(Stored data entries)
○ ○ ○ ○

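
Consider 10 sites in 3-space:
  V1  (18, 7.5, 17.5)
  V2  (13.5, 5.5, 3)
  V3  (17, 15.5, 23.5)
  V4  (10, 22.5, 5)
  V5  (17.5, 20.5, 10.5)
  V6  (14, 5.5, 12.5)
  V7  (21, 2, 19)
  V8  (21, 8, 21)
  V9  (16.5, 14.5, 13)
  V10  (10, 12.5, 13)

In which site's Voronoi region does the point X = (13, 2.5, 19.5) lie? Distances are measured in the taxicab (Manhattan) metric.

d(X,V1) = |13−18| + |2.5−7.5| + |19.5−17.5| = 5 + 5 + 2 = 12
d(X,V2) = |13−13.5| + |2.5−5.5| + |19.5−3| = 0.5 + 3 + 16.5 = 20
d(X,V3) = |13−17| + |2.5−15.5| + |19.5−23.5| = 4 + 13 + 4 = 21
d(X,V4) = |13−10| + |2.5−22.5| + |19.5−5| = 3 + 20 + 14.5 = 37.5
d(X,V5) = |13−17.5| + |2.5−20.5| + |19.5−10.5| = 4.5 + 18 + 9 = 31.5
d(X,V6) = |13−14| + |2.5−5.5| + |19.5−12.5| = 1 + 3 + 7 = 11
d(X,V7) = |13−21| + |2.5−2| + |19.5−19| = 8 + 0.5 + 0.5 = 9
d(X,V8) = |13−21| + |2.5−8| + |19.5−21| = 8 + 5.5 + 1.5 = 15
d(X,V9) = |13−16.5| + |2.5−14.5| + |19.5−13| = 3.5 + 12 + 6.5 = 22
d(X, V10) = |13−10| + |2.5−12.5| + |19.5−13| = 3 + 10 + 6.5 = 19.5
V7 is nearest.

V7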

○ ○ ○ ○

→ **Description of the task**: Starting at the line that contains "In which site's", copy each line through the last one in the records, exactly, and output nothing else.

→ **Exercise result**:
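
In which site's Voronoi region does the point X = (13, 2.5, 19.5) lie? Distances are measured in the taxicab (Manhattan) metric.

d(X,V1) = |13−18| + |2.5−7.5| + |19.5−17.5| = 5 + 5 + 2 = 12
d(X,V2) = |13−13.5| + |2.5−5.5| + |19.5−3| = 0.5 + 3 + 16.5 = 20
d(X,V3) = |13−17| + |2.5−15.5| + |19.5−23.5| = 4 + 13 + 4 = 21
d(X,V4) = |13−10| + |2.5−22.5| + |19.5−5| = 3 + 20 + 14.5 = 37.5
d(X,V5) = |13−17.5| + |2.5−20.5| + |19.5−10.5| = 4.5 + 18 + 9 = 31.5
d(X,V6) = |13−14| + |2.5−5.5| + |19.5−12.5| = 1 + 3 + 7 = 11
d(X,V7) = |13−21| + |2.5−2| + |19.5−19| = 8 + 0.5 + 0.5 = 9
d(X,V8) = |13−21| + |2.5−8| + |19.5−21| = 8 + 5.5 + 1.5 = 15
d(X,V9) = |13−16.5| + |2.5−14.5| + |19.5−13| = 3.5 + 12 + 6.5 = 22
d(X, V10) = |13−10| + |2.5−12.5| + |19.5−13| = 3 + 10 + 6.5 = 19.5
V7 is nearest.

V7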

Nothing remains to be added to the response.